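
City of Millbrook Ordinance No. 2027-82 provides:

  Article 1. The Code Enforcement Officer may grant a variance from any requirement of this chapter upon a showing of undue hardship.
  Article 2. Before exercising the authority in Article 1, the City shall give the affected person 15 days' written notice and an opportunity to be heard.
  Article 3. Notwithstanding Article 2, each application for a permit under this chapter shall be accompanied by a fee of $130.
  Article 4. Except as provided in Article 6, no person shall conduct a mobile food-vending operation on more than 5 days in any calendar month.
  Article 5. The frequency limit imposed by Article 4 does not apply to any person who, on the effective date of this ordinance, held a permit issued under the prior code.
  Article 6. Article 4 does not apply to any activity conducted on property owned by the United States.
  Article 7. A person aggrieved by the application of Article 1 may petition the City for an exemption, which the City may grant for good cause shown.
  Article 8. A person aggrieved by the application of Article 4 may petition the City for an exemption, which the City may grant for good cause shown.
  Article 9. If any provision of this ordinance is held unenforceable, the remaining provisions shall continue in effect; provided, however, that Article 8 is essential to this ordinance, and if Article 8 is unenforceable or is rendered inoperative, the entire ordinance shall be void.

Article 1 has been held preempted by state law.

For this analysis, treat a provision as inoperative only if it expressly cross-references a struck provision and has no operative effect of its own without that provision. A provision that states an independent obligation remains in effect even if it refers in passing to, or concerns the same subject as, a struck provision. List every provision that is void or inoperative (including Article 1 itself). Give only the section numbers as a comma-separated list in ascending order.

Article 1 is struck. Article 2 has no operative effect of its own apart from Article 1 and is therefore inoperative. Article 7 has no operative effect of its own apart from Article 1 and is therefore inoperative. Article 3 mentions Article 2 but its own obligation stands independently of Article 2, so Article 3 is not affected. Article 9 makes Article 8 an essential term, but Article 8 is unaffected, so the severability proviso in Article 9 preserves the remaining provisions. That leaves Article 3, Article 4, Article 5, Article 6, Article 8, and Article 9 in effect.

1, 2, 7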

YOUR ASSIGNMENT.
Copy out the records in full, matching every line character for character.

TASK ANSWER.
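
City of Millbrook Ordinance No. 2027-82 provides:

  Article 1. The Code Enforcement Officer may grant a variance from any requirement of this chapter upon a showing of undue hardship.
  Article 2. Before exercising the authority in Article 1, the City shall give the affected person 15 days' written notice and an opportunity to be heard.
  Article 3. Notwithstanding Article 2, each application for a permit under this chapter shall be accompanied by a fee of $130.
  Article 4. Except as provided in Article 6, no person shall conduct a mobile food-vending operation on more than 5 days in any calendar month.
  Article 5. The frequency limit imposed by Article 4 does not apply to any person who, on the effective date of this ordinance, held a permit issued under the prior code.
  Article 6. Article 4 does not apply to any activity conducted on property owned by the United States.
  Article 7. A person aggrieved by the application of Article 1 may petition the City for an exemption, which the City may grant for good cause shown.
  Article 8. A person aggrieved by the application of Article 4 may petition the City for an exemption, which the City may grant for good cause shown.
  Article 9. If any provision of this ordinance is held unenforceable, the remaining provisions shall continue in effect; provided, however, that Article 8 is essential to this ordinance, and if Article 8 is unenforceable or is rendered inoperative, the entire ordinance shall be void.

Article 1 has been held preempted by state law.

For this analysis, treat a provision as inoperative only if it expressly cross-references a struck provision and has no operative effect of its own without that provision. A provision that states an independent obligation remains in effect even if it refers in passing to, or concerns the same subject as, a struck provision. List every provision that is void or inoperative (including Article 1 itself). Give only the section numbers as a comma-separated list in ascending order.

Article 1 is struck. Article 2 has no operative effect of its own apart from Article 1 and is therefore inoperative. Article 7 has no operative effect of its own apart from Article 1 and is therefore inoperative. Article 3 mentions Article 2 but its own obligation stands independently of Article 2, so Article 3 is not affected. Article 9 makes Article 8 an essential term, but Article 8 is unaffected, so the severability proviso in Article 9 preserves the remaining provisions. That leaves Article 3, Article 4, Article 5, Article 6, Article 8, and Article 9 in effect.

1, 2, 7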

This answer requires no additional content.